» **Activity**
Starting at the top of the entries below, set down every line exactly, please, until you reach the line with "rank of the top-left 7×1", which is included too.

*** Task material ***

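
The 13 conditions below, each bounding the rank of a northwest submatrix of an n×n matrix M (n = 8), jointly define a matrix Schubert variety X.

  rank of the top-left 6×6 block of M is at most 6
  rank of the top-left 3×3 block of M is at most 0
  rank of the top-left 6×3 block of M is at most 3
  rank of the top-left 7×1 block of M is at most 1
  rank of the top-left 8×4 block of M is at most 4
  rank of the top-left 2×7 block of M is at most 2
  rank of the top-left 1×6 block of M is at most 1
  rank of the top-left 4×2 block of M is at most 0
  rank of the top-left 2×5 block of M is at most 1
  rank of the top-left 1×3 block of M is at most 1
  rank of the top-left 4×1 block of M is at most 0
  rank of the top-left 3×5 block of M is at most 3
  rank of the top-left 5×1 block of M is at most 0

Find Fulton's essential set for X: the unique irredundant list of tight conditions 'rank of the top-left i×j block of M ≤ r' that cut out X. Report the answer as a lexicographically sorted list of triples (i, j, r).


Recovering R(i,j) via the rank-extension bound from the 13 conditions:

  i=1: 0 0 0 1 1 1 1 1
  i=2: 0 0 0 1 1 2 2 2
  i=3: 0 0 0 1 2 3 3 3
  i=4: 0 0 1 2 3 4 4 4
  i=5: 0 1 2 3 4 5 5 5
  i=6: 1 2 3 4 5 6 6 6
  i=7: 1 2 3 4 5 6 7 7
  i=8: 1 2 3 4 5 6 7 8

the unique w with this rank table is (4, 6, 5, 3, 2, 1, 7, 8).

D(w) has 13 cells with 4 SE-corners; essential set:

[(2, 5, 1), (3, 3, 0), (4, 2, 0), (5, 1, 0)]


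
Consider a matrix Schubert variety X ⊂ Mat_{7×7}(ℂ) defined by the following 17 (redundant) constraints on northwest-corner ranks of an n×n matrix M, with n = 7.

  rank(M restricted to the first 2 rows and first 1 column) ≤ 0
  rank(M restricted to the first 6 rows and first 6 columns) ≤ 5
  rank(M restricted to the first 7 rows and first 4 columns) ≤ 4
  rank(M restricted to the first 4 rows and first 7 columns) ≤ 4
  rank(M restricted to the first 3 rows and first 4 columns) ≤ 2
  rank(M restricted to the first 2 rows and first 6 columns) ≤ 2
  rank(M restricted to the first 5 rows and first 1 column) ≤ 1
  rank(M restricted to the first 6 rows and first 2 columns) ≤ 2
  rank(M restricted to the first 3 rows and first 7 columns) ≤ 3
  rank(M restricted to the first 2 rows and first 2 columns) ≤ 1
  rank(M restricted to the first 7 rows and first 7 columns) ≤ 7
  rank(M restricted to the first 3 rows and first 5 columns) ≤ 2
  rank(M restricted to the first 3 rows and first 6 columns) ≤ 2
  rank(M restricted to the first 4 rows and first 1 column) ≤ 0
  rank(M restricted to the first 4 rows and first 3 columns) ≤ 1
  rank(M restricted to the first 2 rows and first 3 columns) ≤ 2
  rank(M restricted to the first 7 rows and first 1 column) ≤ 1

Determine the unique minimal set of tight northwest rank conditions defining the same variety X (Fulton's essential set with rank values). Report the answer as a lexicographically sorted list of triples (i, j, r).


Computing R[i][j] = min implied NW-rank bound (n=7, 17 conditions):

  0 | 1 | 1 | 1 | 1 | 1 | 1
  0 | 1 | 1 | 2 | 2 | 2 | 2
  0 | 1 | 1 | 2 | 2 | 2 | 3
  0 | 1 | 1 | 2 | 3 | 3 | 4
  1 | 2 | 2 | 3 | 4 | 4 | 5
  1 | 2 | 3 | 4 | 5 | 5 | 6
  1 | 2 | 3 | 4 | 5 | 6 | 7

reading off 1-entries of Δ²R: w = (2, 4, 7, 5, 1, 3, 6).

D(w) has 9 cells with 3 SE-corners; essential set:

[(3, 6, 2), (4, 1, 0), (4, 3, 1)]


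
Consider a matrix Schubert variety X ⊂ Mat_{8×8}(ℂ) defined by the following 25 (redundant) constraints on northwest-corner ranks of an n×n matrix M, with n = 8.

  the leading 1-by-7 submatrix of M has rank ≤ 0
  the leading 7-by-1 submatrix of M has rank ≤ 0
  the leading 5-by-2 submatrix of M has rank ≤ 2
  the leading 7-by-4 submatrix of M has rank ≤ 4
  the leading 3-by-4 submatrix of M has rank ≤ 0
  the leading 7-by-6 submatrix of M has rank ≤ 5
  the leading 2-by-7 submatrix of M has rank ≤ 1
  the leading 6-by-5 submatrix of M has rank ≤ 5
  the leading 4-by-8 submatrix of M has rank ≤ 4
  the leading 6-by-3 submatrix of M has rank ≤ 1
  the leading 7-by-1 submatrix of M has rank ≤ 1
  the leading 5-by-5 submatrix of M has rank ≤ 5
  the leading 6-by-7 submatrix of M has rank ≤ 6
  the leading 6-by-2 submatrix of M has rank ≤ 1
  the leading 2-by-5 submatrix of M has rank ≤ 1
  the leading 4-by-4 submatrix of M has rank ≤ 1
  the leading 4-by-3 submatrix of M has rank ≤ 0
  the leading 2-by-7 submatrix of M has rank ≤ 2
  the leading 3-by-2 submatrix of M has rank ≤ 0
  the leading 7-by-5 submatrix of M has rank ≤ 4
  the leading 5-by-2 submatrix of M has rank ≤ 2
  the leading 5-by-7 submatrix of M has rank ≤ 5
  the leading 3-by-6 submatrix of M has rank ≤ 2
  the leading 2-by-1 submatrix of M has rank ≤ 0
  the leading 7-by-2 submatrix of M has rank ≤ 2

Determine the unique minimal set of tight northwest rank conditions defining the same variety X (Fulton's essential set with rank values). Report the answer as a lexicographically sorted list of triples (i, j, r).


Recovering R(i,j) via the rank-extension bound from the 25 conditions:

  0 | 0 | 0 | 0 | 0 | 0 | 0 | 1
  0 | 0 | 0 | 0 | 1 | 1 | 1 | 2
  0 | 0 | 0 | 0 | 1 | 2 | 2 | 3
  0 | 0 | 0 | 1 | 2 | 3 | 3 | 4
  0 | 1 | 1 | 2 | 3 | 4 | 4 | 5
  0 | 1 | 1 | 2 | 3 | 4 | 5 | 6
  0 | 1 | 2 | 3 | 4 | 5 | 6 | 7
  1 | 2 | 3 | 4 | 5 | 6 | 7 | 8

giving w = (8, 5, 6, 4, 2, 7, 3, 1) via Δ²R.

Rothe diagram D(w) (22 cells), 5 SE-corners (essential conditions):

[(1, 7, 0), (3, 4, 0), (4, 3, 0), (6, 3, 1), (7, 1, 0)]


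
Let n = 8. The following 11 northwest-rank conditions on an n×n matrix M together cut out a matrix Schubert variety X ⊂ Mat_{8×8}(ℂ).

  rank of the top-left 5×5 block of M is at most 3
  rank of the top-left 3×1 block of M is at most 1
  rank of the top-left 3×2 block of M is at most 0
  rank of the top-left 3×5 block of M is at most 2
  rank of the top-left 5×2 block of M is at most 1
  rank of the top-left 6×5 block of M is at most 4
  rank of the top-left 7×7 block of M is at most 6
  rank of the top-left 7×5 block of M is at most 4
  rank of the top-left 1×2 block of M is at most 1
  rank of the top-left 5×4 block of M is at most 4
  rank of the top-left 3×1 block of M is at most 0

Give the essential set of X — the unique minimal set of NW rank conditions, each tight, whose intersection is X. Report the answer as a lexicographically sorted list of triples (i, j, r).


Recovering R(i,j) via the rank-extension bound from the 11 conditions:

  row 1: 0 0 1 1 1 1 1 1
  row 2: 0 0 1 2 2 2 2 2
  row 3: 0 0 1 2 2 3 3 3
  row 4: 1 1 2 3 3 4 4 4
  row 5: 1 1 2 3 3 4 5 5
  row 6: 1 2 3 4 4 5 6 6
  row 7: 1 2 3 4 4 5 6 7
  row 8: 1 2 3 4 5 6 7 8

reading off 1-entries of Δ²R: w = (3, 4, 6, 1, 7, 2, 8, 5).

5 SE-corners of the 10-cell Rothe diagram give Ess(w):

[(3, 2, 0), (3, 5, 2), (5, 2, 1), (5, 5, 3), (7, 5, 4)]


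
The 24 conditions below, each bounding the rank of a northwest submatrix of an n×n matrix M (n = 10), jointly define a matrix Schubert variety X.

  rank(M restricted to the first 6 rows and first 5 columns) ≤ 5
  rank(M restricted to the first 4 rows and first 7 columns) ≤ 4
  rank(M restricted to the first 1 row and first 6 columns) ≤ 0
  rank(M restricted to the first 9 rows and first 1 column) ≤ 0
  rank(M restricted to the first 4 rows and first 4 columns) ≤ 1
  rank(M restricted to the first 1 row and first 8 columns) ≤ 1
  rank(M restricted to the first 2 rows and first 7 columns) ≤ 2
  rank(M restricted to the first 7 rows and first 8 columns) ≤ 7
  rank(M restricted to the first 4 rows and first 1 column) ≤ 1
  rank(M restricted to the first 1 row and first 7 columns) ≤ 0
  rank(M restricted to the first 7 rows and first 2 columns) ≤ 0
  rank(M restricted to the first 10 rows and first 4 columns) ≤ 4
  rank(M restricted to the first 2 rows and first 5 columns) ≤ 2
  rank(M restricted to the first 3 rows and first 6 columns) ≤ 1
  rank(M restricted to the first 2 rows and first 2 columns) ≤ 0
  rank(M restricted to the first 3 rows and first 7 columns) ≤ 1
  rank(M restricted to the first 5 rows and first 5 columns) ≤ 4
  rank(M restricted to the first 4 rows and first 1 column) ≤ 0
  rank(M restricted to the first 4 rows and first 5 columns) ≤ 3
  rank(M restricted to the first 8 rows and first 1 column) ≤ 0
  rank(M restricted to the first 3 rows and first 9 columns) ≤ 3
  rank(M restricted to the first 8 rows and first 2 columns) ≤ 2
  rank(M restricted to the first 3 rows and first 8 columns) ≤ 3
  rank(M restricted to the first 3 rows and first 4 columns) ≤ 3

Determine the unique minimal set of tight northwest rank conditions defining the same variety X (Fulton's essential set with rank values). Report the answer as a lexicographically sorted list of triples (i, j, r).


The tightest implied rank at each (i,j), from the 24 conditions:

  row 1: 0 0 0 0 0 0 0 1 1 1
  row 2: 0 0 1 1 1 1 1 2 2 2
  row 3: 0 0 1 1 1 1 1 2 3 3
  row 4: 0 0 1 1 2 2 2 3 4 4
  row 5: 0 0 1 2 3 3 3 4 5 5
  row 6: 0 0 1 2 3 4 4 5 6 6
  row 7: 0 0 1 2 3 4 5 6 7 7
  row 8: 0 1 2 3 4 5 6 7 8 8
  row 9: 0 1 2 3 4 5 6 7 8 9
  row 10: 1 2 3 4 5 6 7 8 9 10

the unique w with this rank table is (8, 3, 9, 5, 4, 6, 7, 2, 10, 1).

Rothe diagram D(w) (26 cells), 5 SE-corners (essential conditions):

[(1, 7, 0), (3, 7, 1), (4, 4, 1), (7, 2, 0), (9, 1, 0)]


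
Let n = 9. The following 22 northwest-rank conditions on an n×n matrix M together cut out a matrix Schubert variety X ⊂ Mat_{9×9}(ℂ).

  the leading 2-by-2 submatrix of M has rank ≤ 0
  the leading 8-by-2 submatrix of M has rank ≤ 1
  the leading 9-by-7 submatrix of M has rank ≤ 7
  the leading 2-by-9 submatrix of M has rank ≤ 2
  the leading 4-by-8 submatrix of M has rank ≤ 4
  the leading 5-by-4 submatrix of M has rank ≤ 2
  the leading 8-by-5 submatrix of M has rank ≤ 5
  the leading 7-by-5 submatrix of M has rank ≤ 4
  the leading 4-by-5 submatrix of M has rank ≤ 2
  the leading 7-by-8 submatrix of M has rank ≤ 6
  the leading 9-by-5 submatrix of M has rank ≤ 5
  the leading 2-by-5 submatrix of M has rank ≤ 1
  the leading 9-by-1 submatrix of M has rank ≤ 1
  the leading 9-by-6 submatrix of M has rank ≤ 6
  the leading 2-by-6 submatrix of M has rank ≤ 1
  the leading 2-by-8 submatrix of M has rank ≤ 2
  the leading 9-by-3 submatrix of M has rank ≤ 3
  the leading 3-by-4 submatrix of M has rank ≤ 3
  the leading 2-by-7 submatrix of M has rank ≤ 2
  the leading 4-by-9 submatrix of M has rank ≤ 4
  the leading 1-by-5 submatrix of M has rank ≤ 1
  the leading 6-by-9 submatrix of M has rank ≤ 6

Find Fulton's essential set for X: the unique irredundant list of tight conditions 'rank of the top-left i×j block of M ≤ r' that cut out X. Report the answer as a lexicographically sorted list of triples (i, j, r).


Recovering R(i,j) via the rank-extension bound from the 22 conditions:

  i=1: 0 | 0 | 1 | 1 | 1 | 1 | 1 | 1 | 1
  i=2: 0 | 0 | 1 | 1 | 1 | 1 | 2 | 2 | 2
  i=3: 1 | 1 | 2 | 2 | 2 | 2 | 3 | 3 | 3
  i=4: 1 | 1 | 2 | 2 | 2 | 3 | 4 | 4 | 4
  i=5: 1 | 1 | 2 | 2 | 3 | 4 | 5 | 5 | 5
  i=6: 1 | 1 | 2 | 3 | 4 | 5 | 6 | 6 | 6
  i=7: 1 | 1 | 2 | 3 | 4 | 5 | 6 | 6 | 7
  i=8: 1 | 1 | 2 | 3 | 4 | 5 | 6 | 7 | 8
  i=9: 1 | 2 | 3 | 4 | 5 | 6 | 7 | 8 | 9

giving w = (3, 7, 1, 6, 5, 4, 9, 8, 2) via Δ²R.

6 SE-corners of the 16-cell Rothe diagram give Ess(w):

[(2, 2, 0), (2, 6, 1), (4, 5, 2), (5, 4, 2), (7, 8, 6), (8, 2, 1)]


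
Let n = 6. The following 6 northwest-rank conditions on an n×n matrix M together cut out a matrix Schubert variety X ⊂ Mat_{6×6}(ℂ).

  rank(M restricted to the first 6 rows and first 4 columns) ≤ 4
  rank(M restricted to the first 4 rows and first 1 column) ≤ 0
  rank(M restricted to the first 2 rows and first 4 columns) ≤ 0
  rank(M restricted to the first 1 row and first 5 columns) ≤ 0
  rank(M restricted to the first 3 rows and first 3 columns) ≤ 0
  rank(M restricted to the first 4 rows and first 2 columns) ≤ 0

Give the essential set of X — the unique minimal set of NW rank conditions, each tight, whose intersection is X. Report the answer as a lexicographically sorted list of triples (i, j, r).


The tightest implied rank at each (i,j), from the 6 conditions:

  R[1]: 0 0 0 0 0 1
  R[2]: 0 0 0 0 1 2
  R[3]: 0 0 0 1 2 3
  R[4]: 0 0 1 2 3 4
  R[5]: 1 1 2 3 4 5
  R[6]: 1 2 3 4 5 6

the unique w with this rank table is (6, 5, 4, 3, 1, 2).

D(w) has 14 cells with 4 SE-corners; essential set:

[(1, 5, 0), (2, 4, 0), (3, 3, 0), (4, 2, 0)]


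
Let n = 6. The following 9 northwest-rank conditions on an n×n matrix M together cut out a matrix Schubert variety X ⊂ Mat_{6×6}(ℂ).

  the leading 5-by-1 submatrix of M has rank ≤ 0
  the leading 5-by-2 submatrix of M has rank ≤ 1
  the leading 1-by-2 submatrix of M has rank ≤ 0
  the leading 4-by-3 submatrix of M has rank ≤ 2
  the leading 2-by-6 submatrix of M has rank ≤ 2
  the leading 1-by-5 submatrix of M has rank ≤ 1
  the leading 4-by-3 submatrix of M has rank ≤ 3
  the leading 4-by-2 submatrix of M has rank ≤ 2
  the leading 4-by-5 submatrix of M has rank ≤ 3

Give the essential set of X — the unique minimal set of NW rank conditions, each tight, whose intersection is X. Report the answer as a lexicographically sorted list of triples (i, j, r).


Reconstructing r_w from the 9 given conditions:

  i=1: 0, 0, 1, 1, 1, 1
  i=2: 0, 1, 2, 2, 2, 2
  i=3: 0, 1, 2, 3, 3, 3
  i=4: 0, 1, 2, 3, 3, 4
  i=5: 0, 1, 2, 3, 4, 5
  i=6: 1, 2, 3, 4, 5, 6

second differences of R give the permutation w = (3, 2, 4, 6, 5, 1).

3 SE-corners of the 7-cell Rothe diagram give Ess(w):

[(1, 2, 0), (4, 5, 3), (5, 1, 0)]


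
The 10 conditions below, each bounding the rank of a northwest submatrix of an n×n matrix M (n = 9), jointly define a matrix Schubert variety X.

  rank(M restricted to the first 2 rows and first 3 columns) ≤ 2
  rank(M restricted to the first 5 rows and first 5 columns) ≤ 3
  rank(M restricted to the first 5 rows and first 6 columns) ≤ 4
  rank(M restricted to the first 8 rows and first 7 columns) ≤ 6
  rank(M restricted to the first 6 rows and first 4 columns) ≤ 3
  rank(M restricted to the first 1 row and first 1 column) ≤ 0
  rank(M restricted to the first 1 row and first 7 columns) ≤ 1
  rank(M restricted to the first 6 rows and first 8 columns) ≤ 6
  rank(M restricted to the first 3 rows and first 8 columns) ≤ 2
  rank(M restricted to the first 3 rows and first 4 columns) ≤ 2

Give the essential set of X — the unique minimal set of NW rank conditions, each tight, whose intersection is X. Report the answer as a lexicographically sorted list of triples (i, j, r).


Rank table r_w(9×9) implied by the 10 constraints:

  row 1: 0, 1, 1, 1, 1, 1, 1, 1, 1
  row 2: 1, 2, 2, 2, 2, 2, 2, 2, 2
  row 3: 1, 2, 2, 2, 2, 2, 2, 2, 3
  row 4: 1, 2, 3, 3, 3, 3, 3, 3, 4
  row 5: 1, 2, 3, 3, 3, 4, 4, 4, 5
  row 6: 1, 2, 3, 3, 4, 5, 5, 5, 6
  row 7: 1, 2, 3, 4, 5, 6, 6, 6, 7
  row 8: 1, 2, 3, 4, 5, 6, 6, 7, 8
  row 9: 1, 2, 3, 4, 5, 6, 7, 8, 9

so w = (2, 1, 9, 3, 6, 5, 4, 8, 7).

Fulton essential set (5 of the 11 Rothe cells):

[(1, 1, 0), (3, 8, 2), (5, 5, 3), (6, 4, 3), (8, 7, 6)]


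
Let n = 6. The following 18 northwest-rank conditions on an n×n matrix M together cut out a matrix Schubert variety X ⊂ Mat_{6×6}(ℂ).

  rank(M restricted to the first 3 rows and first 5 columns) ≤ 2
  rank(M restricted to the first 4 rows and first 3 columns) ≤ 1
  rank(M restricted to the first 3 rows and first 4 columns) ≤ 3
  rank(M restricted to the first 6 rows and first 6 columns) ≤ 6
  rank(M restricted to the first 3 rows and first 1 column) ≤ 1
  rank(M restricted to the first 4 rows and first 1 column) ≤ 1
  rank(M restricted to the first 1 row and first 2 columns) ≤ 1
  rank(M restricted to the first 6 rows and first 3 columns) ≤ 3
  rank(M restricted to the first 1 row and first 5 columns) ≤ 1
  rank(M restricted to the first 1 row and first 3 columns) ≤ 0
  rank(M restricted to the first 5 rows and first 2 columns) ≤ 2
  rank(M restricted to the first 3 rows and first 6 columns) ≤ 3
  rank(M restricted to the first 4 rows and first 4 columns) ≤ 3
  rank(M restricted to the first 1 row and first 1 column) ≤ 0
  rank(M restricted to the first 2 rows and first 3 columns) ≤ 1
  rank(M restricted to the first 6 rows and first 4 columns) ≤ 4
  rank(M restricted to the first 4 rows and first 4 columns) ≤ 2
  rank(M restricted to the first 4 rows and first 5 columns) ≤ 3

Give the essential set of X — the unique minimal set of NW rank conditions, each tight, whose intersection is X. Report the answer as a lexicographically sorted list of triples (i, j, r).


The tightest implied rank at each (i,j), from the 18 conditions:

  0 0 0 1 1 1
  1 1 1 2 2 2
  1 1 1 2 2 3
  1 1 1 2 3 4
  1 2 2 3 4 5
  1 2 3 4 5 6

reading off 1-entries of Δ²R: w = (4, 1, 6, 5, 2, 3).

ℓ(w)=8; the 3 essential cells (i,j,r):

[(1, 3, 0), (3, 5, 2), (4, 3, 1)]


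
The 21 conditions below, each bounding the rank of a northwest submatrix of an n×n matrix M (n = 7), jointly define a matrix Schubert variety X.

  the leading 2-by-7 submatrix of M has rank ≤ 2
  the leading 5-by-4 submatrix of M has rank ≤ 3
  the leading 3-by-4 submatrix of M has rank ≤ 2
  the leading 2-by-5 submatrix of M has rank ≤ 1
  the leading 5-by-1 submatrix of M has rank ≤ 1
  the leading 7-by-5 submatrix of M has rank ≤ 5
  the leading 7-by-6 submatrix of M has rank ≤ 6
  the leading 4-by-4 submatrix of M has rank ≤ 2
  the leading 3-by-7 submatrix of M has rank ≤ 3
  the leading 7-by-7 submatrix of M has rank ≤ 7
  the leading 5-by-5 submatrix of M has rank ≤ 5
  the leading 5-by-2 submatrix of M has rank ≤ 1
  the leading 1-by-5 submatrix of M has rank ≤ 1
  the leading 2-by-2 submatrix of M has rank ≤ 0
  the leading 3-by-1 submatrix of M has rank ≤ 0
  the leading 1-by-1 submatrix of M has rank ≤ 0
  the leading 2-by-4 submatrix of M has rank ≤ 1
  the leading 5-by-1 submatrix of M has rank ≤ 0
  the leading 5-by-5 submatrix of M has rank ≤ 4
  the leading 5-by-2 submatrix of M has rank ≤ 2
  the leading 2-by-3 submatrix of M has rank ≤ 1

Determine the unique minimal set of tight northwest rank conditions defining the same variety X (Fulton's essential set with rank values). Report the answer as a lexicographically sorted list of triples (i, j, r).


Reconstructing r_w from the 21 given conditions:

  R[1]: 0  0  1  1  1  1  1
  R[2]: 0  0  1  1  1  2  2
  R[3]: 0  1  2  2  2  3  3
  R[4]: 0  1  2  2  3  4  4
  R[5]: 0  1  2  3  4  5  5
  R[6]: 1  2  3  4  5  6  6
  R[7]: 1  2  3  4  5  6  7

second differences of R give the permutation w = (3, 6, 2, 5, 4, 1, 7).

4 SE-corners of the 10-cell Rothe diagram give Ess(w):

[(2, 2, 0), (2, 5, 1), (4, 4, 2), (5, 1, 0)]


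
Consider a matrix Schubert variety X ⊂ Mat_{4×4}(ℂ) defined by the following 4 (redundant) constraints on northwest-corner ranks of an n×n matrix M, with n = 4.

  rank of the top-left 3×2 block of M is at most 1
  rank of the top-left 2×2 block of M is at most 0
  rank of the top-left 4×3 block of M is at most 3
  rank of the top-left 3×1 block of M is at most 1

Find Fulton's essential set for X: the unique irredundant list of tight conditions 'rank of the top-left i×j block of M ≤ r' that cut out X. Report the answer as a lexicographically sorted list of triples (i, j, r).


The tightest implied rank at each (i,j), from the 4 conditions:

  row 1: 0  0  1  1
  row 2: 0  0  1  2
  row 3: 1  1  2  3
  row 4: 1  2  3  4

reading off 1-entries of Δ²R: w = (3, 4, 1, 2).

|D(w)|=4, |Ess(w)|=1:

[(2, 2, 0)]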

*** End of Task material ***

» **Task answer**
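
The 13 conditions below, each bounding the rank of a northwest submatrix of an n×n matrix M (n = 8), jointly define a matrix Schubert variety X.

  rank of the top-left 6×6 block of M is at most 6
  rank of the top-left 3×3 block of M is at most 0
  rank of the top-left 6×3 block of M is at most 3
  rank of the top-left 7×1 block of M is at most 1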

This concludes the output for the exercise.